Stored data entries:
== Segment start ==

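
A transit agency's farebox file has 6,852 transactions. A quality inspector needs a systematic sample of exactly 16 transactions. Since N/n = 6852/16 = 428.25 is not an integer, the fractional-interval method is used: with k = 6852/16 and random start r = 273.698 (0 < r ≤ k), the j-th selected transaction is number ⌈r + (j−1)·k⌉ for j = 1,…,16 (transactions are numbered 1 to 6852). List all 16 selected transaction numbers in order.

j=1: r + 0k = 273.698 → ⌈·⌉ = 274
j=2: r + 1k = 701.948 → ⌈·⌉ = 702
j=3: r + 2k = 1130.198 → ⌈·⌉ = 1131
j=4: r + 3k = 1558.448 → ⌈·⌉ = 1559
j=5: r + 4k = 1986.698 → ⌈·⌉ = 1987
j=6: r + 5k = 2414.948 → ⌈·⌉ = 2415
j=7: r + 6k = 2843.198 → ⌈·⌉ = 2844
j=8: r + 7k = 3271.448 → ⌈·⌉ = 3272
j=9: r + 8k = 3699.698 → ⌈·⌉ = 3700
j=10: r + 9k = 4127.948 → ⌈·⌉ = 4128
j=11: r + 10k = 4556.198 → ⌈·⌉ = 4557
j=12: r + 11k = 4984.448 → ⌈·⌉ = 4985
j=13: r + 12k = 5412.698 → ⌈·⌉ = 5413
j=14: r + 13k = 5840.948 → ⌈·⌉ = 5841
j=15: r + 14k = 6269.198 → ⌈·⌉ = 6270
j=16: r + 15k = 6697.448 → ⌈·⌉ = 6698

274, 702, 1131, 1559, 1987, 2415, 2844, 3272, 3700, 4128, 4557, 4985, 5413, 5841, 6270, 6698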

== Segment end ==

-- TASK OBJECTIVE --
Repeat each record in full; every line must match exactly.

-- FINISHED EXERCISE --
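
A transit agency's farebox file has 6,852 transactions. A quality inspector needs a systematic sample of exactly 16 transactions. Since N/n = 6852/16 = 428.25 is not an integer, the fractional-interval method is used: with k = 6852/16 and random start r = 273.698 (0 < r ≤ k), the j-th selected transaction is number ⌈r + (j−1)·k⌉ for j = 1,…,16 (transactions are numbered 1 to 6852). List all 16 selected transaction numbers in order.

j=1: r + 0k = 273.698 → ⌈·⌉ = 274
j=2: r + 1k = 701.948 → ⌈·⌉ = 702
j=3: r + 2k = 1130.198 → ⌈·⌉ = 1131
j=4: r + 3k = 1558.448 → ⌈·⌉ = 1559
j=5: r + 4k = 1986.698 → ⌈·⌉ = 1987
j=6: r + 5k = 2414.948 → ⌈·⌉ = 2415
j=7: r + 6k = 2843.198 → ⌈·⌉ = 2844
j=8: r + 7k = 3271.448 → ⌈·⌉ = 3272
j=9: r + 8k = 3699.698 → ⌈·⌉ = 3700
j=10: r + 9k = 4127.948 → ⌈·⌉ = 4128
j=11: r + 10k = 4556.198 → ⌈·⌉ = 4557
j=12: r + 11k = 4984.448 → ⌈·⌉ = 4985
j=13: r + 12k = 5412.698 → ⌈·⌉ = 5413
j=14: r + 13k = 5840.948 → ⌈·⌉ = 5841
j=15: r + 14k = 6269.198 → ⌈·⌉ = 6270
j=16: r + 15k = 6697.448 → ⌈·⌉ = 6698

274, 702, 1131, 1559, 1987, 2415, 2844, 3272, 3700, 4128, 4557, 4985, 5413, 5841, 6270, 6698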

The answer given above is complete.